Assigned task:
Output each record exactly, with nothing omitted.

*** Opening of Data for analysis ***

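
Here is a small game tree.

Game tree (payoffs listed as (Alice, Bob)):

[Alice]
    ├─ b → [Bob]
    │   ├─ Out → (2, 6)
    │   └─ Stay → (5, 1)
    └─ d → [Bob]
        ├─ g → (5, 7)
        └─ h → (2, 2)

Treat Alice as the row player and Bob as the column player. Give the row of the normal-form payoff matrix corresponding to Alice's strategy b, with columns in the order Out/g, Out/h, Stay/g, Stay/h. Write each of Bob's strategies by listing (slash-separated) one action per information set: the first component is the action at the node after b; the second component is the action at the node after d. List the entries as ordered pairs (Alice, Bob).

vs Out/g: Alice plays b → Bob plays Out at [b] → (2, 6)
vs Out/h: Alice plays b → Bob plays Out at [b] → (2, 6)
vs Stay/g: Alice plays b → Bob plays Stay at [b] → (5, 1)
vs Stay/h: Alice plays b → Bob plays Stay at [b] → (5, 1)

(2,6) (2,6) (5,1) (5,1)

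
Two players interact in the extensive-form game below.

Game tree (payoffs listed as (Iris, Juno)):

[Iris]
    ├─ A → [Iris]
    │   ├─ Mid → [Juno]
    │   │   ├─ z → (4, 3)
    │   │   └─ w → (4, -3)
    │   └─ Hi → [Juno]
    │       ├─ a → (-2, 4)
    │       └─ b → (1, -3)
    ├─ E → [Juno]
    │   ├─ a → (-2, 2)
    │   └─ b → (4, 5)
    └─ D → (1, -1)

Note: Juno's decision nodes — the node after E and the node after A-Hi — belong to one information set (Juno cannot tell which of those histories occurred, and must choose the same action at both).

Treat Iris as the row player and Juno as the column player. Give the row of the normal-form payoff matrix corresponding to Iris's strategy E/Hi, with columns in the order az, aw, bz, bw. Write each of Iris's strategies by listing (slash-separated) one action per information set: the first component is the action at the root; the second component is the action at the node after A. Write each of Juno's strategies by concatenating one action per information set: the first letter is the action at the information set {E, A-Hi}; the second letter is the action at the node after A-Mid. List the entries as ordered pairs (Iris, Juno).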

*** Close of Data for analysis ***

Exercise response:
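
Here is a small game tree.

Game tree (payoffs listed as (Alice, Bob)):

[Alice]
    ├─ b → [Bob]
    │   ├─ Out → (2, 6)
    │   └─ Stay → (5, 1)
    └─ d → [Bob]
        ├─ g → (5, 7)
        └─ h → (2, 2)

Treat Alice as the row player and Bob as the column player. Give the row of the normal-form payoff matrix corresponding to Alice's strategy b, with columns in the order Out/g, Out/h, Stay/g, Stay/h. Write each of Bob's strategies by listing (slash-separated) one action per information set: the first component is the action at the node after b; the second component is the action at the node after d. List the entries as ordered pairs (Alice, Bob).

vs Out/g: Alice plays b → Bob plays Out at [b] → (2, 6)
vs Out/h: Alice plays b → Bob plays Out at [b] → (2, 6)
vs Stay/g: Alice plays b → Bob plays Stay at [b] → (5, 1)
vs Stay/h: Alice plays b → Bob plays Stay at [b] → (5, 1)

(2,6) (2,6) (5,1) (5,1)

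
Two players interact in the extensive-form game below.

Game tree (payoffs listed as (Iris, Juno)):

[Iris]
    ├─ A → [Iris]
    │   ├─ Mid → [Juno]
    │   │   ├─ z → (4, 3)
    │   │   └─ w → (4, -3)
    │   └─ Hi → [Juno]
    │       ├─ a → (-2, 4)
    │       └─ b → (1, -3)
    ├─ E → [Juno]
    │   ├─ a → (-2, 2)
    │   └─ b → (4, 5)
    └─ D → (1, -1)

Note: Juno's decision nodes — the node after E and the node after A-Hi — belong to one information set (Juno cannot tell which of those histories occurred, and must choose the same action at both).

Treat Iris as the row player and Juno as the column player. Give the row of the normal-form payoff matrix corresponding to Iris's strategy E/Hi, with columns in the order az, aw, bz, bw. Write each of Iris's strategies by listing (slash-separated) one action per information set: the first component is the action at the root; the second component is the action at the node after A. Write each of Juno's strategies by concatenating one action per information set: the first letter is the action at the information set {E, A-Hi}; the second letter is the action at the node after A-Mid. List the entries as ordered pairs (Iris, Juno).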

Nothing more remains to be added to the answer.